Records =
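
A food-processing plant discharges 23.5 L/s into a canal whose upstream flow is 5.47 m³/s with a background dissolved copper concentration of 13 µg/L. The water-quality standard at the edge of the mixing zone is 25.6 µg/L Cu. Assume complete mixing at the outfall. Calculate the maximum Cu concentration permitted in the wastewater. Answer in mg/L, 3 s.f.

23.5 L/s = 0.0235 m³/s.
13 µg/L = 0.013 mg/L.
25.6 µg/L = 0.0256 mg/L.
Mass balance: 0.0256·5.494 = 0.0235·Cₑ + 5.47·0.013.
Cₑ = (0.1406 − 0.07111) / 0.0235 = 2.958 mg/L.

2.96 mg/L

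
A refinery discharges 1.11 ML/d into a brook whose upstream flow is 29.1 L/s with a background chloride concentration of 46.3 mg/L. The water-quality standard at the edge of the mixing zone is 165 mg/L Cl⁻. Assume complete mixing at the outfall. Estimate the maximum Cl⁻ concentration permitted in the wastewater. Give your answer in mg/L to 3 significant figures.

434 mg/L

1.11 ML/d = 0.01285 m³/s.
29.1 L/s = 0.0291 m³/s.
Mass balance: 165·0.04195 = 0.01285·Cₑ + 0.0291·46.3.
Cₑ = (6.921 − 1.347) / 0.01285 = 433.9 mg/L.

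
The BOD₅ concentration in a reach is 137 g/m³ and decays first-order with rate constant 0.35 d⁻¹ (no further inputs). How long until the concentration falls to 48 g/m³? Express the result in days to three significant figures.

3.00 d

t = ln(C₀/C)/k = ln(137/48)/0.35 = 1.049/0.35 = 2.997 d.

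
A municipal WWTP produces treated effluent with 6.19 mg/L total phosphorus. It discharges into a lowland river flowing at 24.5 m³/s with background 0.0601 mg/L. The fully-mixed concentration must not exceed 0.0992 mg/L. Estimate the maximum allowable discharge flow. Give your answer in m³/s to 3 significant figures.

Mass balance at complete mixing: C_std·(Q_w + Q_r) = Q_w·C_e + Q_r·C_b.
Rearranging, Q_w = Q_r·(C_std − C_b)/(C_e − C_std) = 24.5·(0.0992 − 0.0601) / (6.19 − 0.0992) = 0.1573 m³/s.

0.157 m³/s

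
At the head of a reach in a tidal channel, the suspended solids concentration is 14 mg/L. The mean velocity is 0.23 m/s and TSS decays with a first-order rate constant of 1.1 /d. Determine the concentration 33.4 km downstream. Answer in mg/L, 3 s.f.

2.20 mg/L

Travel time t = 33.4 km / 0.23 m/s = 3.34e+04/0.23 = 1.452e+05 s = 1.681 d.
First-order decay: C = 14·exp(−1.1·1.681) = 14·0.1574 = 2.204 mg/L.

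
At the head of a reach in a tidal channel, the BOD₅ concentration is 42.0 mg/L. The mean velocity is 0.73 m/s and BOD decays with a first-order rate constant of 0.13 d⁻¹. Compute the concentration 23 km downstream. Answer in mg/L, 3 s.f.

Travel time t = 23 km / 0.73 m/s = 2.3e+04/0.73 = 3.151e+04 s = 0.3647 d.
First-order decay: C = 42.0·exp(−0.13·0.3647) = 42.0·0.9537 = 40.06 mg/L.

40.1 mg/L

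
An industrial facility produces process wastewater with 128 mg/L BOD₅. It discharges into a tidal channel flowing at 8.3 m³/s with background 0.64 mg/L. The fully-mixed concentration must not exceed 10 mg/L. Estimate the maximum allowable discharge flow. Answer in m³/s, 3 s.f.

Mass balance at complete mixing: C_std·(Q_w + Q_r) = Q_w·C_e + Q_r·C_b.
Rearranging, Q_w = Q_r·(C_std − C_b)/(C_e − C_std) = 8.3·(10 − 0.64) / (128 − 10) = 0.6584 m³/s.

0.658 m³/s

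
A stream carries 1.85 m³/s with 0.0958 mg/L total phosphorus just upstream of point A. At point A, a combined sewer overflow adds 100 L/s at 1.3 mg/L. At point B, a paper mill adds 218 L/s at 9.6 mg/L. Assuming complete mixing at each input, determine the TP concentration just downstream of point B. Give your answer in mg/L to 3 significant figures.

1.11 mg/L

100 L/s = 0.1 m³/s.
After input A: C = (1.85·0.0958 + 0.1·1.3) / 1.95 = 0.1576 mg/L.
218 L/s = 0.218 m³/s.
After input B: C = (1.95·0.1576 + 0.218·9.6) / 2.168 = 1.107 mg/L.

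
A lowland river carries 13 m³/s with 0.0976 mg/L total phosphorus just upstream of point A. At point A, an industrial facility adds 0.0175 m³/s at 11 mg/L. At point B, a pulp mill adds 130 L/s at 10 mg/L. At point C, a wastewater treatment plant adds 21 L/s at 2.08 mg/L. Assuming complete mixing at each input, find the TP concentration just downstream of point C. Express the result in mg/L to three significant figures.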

About this exercise =
Counting the line that contains "A stream carries" as the first, copy exactly every line through the end of the records, and nothing else.

Completed task =
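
A stream carries 1.85 m³/s with 0.0958 mg/L total phosphorus just upstream of point A. At point A, a combined sewer overflow adds 100 L/s at 1.3 mg/L. At point B, a paper mill adds 218 L/s at 9.6 mg/L. Assuming complete mixing at each input, determine the TP concentration just downstream of point B. Give your answer in mg/L to 3 significant figures.

1.11 mg/L

100 L/s = 0.1 m³/s.
After input A: C = (1.85·0.0958 + 0.1·1.3) / 1.95 = 0.1576 mg/L.
218 L/s = 0.218 m³/s.
After input B: C = (1.95·0.1576 + 0.218·9.6) / 2.168 = 1.107 mg/L.

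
A lowland river carries 13 m³/s with 0.0976 mg/L total phosphorus just upstream of point A. At point A, an industrial facility adds 0.0175 m³/s at 11 mg/L. At point B, a pulp mill adds 130 L/s at 10 mg/L. At point C, a wastewater treatment plant adds 21 L/s at 2.08 mg/L. Assuming complete mixing at each input, find the TP concentration just downstream of point C. Express the result in mg/L to three significant figures.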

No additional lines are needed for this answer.